Task objective: Only the lines from the one that contains "Find the symmetric" to the end of the material below are wanted, each duplicated exactly.

Data listing:
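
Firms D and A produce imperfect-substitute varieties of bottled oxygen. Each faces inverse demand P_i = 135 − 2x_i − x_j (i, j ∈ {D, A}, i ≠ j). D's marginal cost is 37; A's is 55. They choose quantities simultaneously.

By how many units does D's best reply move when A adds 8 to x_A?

Firm D's profit: π = x_D(135 − 2x_D − x_A) − 37x_D.
∂π/∂x_D = 98 − 4x_D − x_A = 0 ⇒ x_D = 24.5 − 0.25x_A.
The reaction-function slope is −0.25, so an 8-unit rise in x_A moves x_D by −0.25 × 8 = −2. D's best response falls — the actions are strategic substitutes.

-2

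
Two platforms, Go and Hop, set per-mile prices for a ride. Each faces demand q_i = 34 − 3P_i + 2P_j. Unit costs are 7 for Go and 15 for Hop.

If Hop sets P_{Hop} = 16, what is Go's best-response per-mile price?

14.5

Go's profit: π = (P_{Go} − 7)(34 − 3P_{Go} + 2P_{Hop}).
∂π/∂P_{Go} = 55 − 6P_{Go} + 2P_{Hop} = 0 ⇒ P_{Go} = 55/6 + (1/3)P_{Hop}.
At P_{Hop} = 16: P_{Go} = 55/6 + (1/3)·16 = 14.5.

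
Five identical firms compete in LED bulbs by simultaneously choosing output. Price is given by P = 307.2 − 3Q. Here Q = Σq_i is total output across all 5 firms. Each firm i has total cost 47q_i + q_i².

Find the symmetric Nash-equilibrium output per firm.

13.01

A representative firm's profit is π_i = q_i(307.2 − 3Q) − 47q_i − q_i², with Q = q_i + Σ_{j≠i} q_j.
First-order condition: 260.2 − 8q_i − 3Σ_{j≠i} q_j = 0.
In a symmetric equilibrium every firm chooses the same q, so Σ_{j≠i} q_j = 4q. The condition becomes 260.2 − 20q = 0, giving q = 260.2/20 = 13.01.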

Solution to this exercise:
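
Find the symmetric Nash-equilibrium output per firm.

13.01

A representative firm's profit is π_i = q_i(307.2 − 3Q) − 47q_i − q_i², with Q = q_i + Σ_{j≠i} q_j.
First-order condition: 260.2 − 8q_i − 3Σ_{j≠i} q_j = 0.
In a symmetric equilibrium every firm chooses the same q, so Σ_{j≠i} q_j = 4q. The condition becomes 260.2 − 20q = 0, giving q = 260.2/20 = 13.01.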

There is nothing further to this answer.